*Work instruction:* Each of the records that follow needs an exact reproduction.

*Dataset items:*
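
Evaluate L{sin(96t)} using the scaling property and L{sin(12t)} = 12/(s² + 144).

Using L{f(at)} = (1/a)F(s/a) with a=8: L{sin(96t)} = (1/8) · 12/((s/8)² + 144) = (1/8) · 12·64/(s² + 9216) = 96/(s² + 9216)

Final answer: 96/(s² + 9216)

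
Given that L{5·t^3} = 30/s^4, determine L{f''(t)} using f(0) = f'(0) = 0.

L{f''(t)} = s²F(s) - sf(0) - f'(0) = s²·30/s^4 - 0 - 0 = 30/s^2

Final answer: 30/s^2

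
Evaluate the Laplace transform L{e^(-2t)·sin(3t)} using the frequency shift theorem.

Frequency shift: L{e^(at)f(t)} = F(s-a). L{e^(-2t)·sin(3t)} = 3/((s+2)² + 9)

Final answer: 3/((s+2)² + 9)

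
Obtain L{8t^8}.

L{t^n} = n!/s^(n+1). So L{8t^8} = 8·8!/s^9 = 322560/s^9

Final answer: 322560/s^9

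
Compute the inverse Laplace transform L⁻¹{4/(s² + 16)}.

L⁻¹{4/(s² + 16)} = sin(4t)

Final answer: sin(4t)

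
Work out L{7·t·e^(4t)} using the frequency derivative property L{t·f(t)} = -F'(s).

L{e^(4t)} = 1/(s-4). By frequency derivative: L{t·e^(4t)} = -d/ds[1/(s-4)] = -(-1)/(s-4)² = 1/(s-4)². Then L{7·t·e^(4t)} = 7·1/(s-4)² = 7/(s-4)²

Final answer: 7/(s-4)²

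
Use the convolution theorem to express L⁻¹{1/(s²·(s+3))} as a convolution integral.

1/(s²·(s+3)) = (1/s^2)·(1/(s+3)) = L{t}·L{e^(-3t)}. So f(t) = t*e^(-3t) = ∫₀ᵗ τ·e^(-3(t-τ)) dτ

Final answer: ∫₀ᵗ τ·e^(-3(t-τ)) dτ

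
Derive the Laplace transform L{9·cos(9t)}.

L{cos(ωt)} = s/(s² + ω²), so L{cos(9t)} = s/(s² + 81). Then L{9·cos(9t)} = 9·s/(s² + 81) = 9s/(s² + 81)

Final answer: 9s/(s² + 81)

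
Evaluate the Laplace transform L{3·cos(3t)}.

L{cos(ωt)} = s/(s² + ω²), so L{cos(3t)} = s/(s² + 9). Then L{3·cos(3t)} = 3·s/(s² + 9) = 3s/(s² + 9)

Final answer: 3s/(s² + 9)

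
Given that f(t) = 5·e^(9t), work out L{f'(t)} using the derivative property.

f(0) = 5, F(s) = 5/(s-9). L{f'(t)} = s·F(s) - f(0) = 5s/(s-9) - 5 = (5s - 5(s-9))/(s-9) = 45/(s-9)

Final answer: 45/(s-9)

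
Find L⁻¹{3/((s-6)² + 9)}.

Form: b/((s-a)² + b²) → e^(at)sin(bt). With a=6, b=3

Final answer: e^(6t)·sin(3t)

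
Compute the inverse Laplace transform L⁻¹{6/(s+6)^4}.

L⁻¹{n!/(s-a)^(n+1)} = t^n·e^(at), so L⁻¹{6/(s+6)^4} = t^3·e^(-6t)

Final answer: t^3·e^(-6t)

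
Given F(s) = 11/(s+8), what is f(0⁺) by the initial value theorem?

f(0⁺) = lim_{s→∞} s·11/(s+8) = lim_{s→∞} 11s/(s+8) = 11

Final answer: 11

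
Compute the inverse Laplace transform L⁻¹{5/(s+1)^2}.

L⁻¹{n!/(s-a)^(n+1)} = t^n·e^(at) with n=1, a=-1. So L⁻¹{1/(s+1)^2} = t·e^(-t), and L⁻¹{5/(s+1)^2} = (5/1)·t·e^(-t) = 5·t·e^(-t)

Final answer: 5·t·e^(-t)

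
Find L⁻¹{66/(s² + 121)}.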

*Answer for this exercise:*
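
Evaluate L{sin(96t)} using the scaling property and L{sin(12t)} = 12/(s² + 144).

Using L{f(at)} = (1/a)F(s/a) with a=8: L{sin(96t)} = (1/8) · 12/((s/8)² + 144) = (1/8) · 12·64/(s² + 9216) = 96/(s² + 9216)

Final answer: 96/(s² + 9216)

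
Given that L{5·t^3} = 30/s^4, determine L{f''(t)} using f(0) = f'(0) = 0.

L{f''(t)} = s²F(s) - sf(0) - f'(0) = s²·30/s^4 - 0 - 0 = 30/s^2

Final answer: 30/s^2

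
Evaluate the Laplace transform L{e^(-2t)·sin(3t)} using the frequency shift theorem.

Frequency shift: L{e^(at)f(t)} = F(s-a). L{e^(-2t)·sin(3t)} = 3/((s+2)² + 9)

Final answer: 3/((s+2)² + 9)

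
Obtain L{8t^8}.

L{t^n} = n!/s^(n+1). So L{8t^8} = 8·8!/s^9 = 322560/s^9

Final answer: 322560/s^9

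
Compute the inverse Laplace transform L⁻¹{4/(s² + 16)}.

L⁻¹{4/(s² + 16)} = sin(4t)

Final answer: sin(4t)

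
Work out L{7·t·e^(4t)} using the frequency derivative property L{t·f(t)} = -F'(s).

L{e^(4t)} = 1/(s-4). By frequency derivative: L{t·e^(4t)} = -d/ds[1/(s-4)] = -(-1)/(s-4)² = 1/(s-4)². Then L{7·t·e^(4t)} = 7·1/(s-4)² = 7/(s-4)²

Final answer: 7/(s-4)²

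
Use the convolution theorem to express L⁻¹{1/(s²·(s+3))} as a convolution integral.

1/(s²·(s+3)) = (1/s^2)·(1/(s+3)) = L{t}·L{e^(-3t)}. So f(t) = t*e^(-3t) = ∫₀ᵗ τ·e^(-3(t-τ)) dτ

Final answer: ∫₀ᵗ τ·e^(-3(t-τ)) dτ

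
Derive the Laplace transform L{9·cos(9t)}.

L{cos(ωt)} = s/(s² + ω²), so L{cos(9t)} = s/(s² + 81). Then L{9·cos(9t)} = 9·s/(s² + 81) = 9s/(s² + 81)

Final answer: 9s/(s² + 81)

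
Evaluate the Laplace transform L{3·cos(3t)}.

L{cos(ωt)} = s/(s² + ω²), so L{cos(3t)} = s/(s² + 9). Then L{3·cos(3t)} = 3·s/(s² + 9) = 3s/(s² + 9)

Final answer: 3s/(s² + 9)

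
Given that f(t) = 5·e^(9t), work out L{f'(t)} using the derivative property.

f(0) = 5, F(s) = 5/(s-9). L{f'(t)} = s·F(s) - f(0) = 5s/(s-9) - 5 = (5s - 5(s-9))/(s-9) = 45/(s-9)

Final answer: 45/(s-9)

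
Find L⁻¹{3/((s-6)² + 9)}.

Form: b/((s-a)² + b²) → e^(at)sin(bt). With a=6, b=3

Final answer: e^(6t)·sin(3t)

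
Compute the inverse Laplace transform L⁻¹{6/(s+6)^4}.

L⁻¹{n!/(s-a)^(n+1)} = t^n·e^(at), so L⁻¹{6/(s+6)^4} = t^3·e^(-6t)

Final answer: t^3·e^(-6t)

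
Given F(s) = 11/(s+8), what is f(0⁺) by the initial value theorem?

f(0⁺) = lim_{s→∞} s·11/(s+8) = lim_{s→∞} 11s/(s+8) = 11

Final answer: 11

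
Compute the inverse Laplace transform L⁻¹{5/(s+1)^2}.

L⁻¹{n!/(s-a)^(n+1)} = t^n·e^(at) with n=1, a=-1. So L⁻¹{1/(s+1)^2} = t·e^(-t), and L⁻¹{5/(s+1)^2} = (5/1)·t·e^(-t) = 5·t·e^(-t)

Final answer: 5·t·e^(-t)

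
Find L⁻¹{66/(s² + 121)}.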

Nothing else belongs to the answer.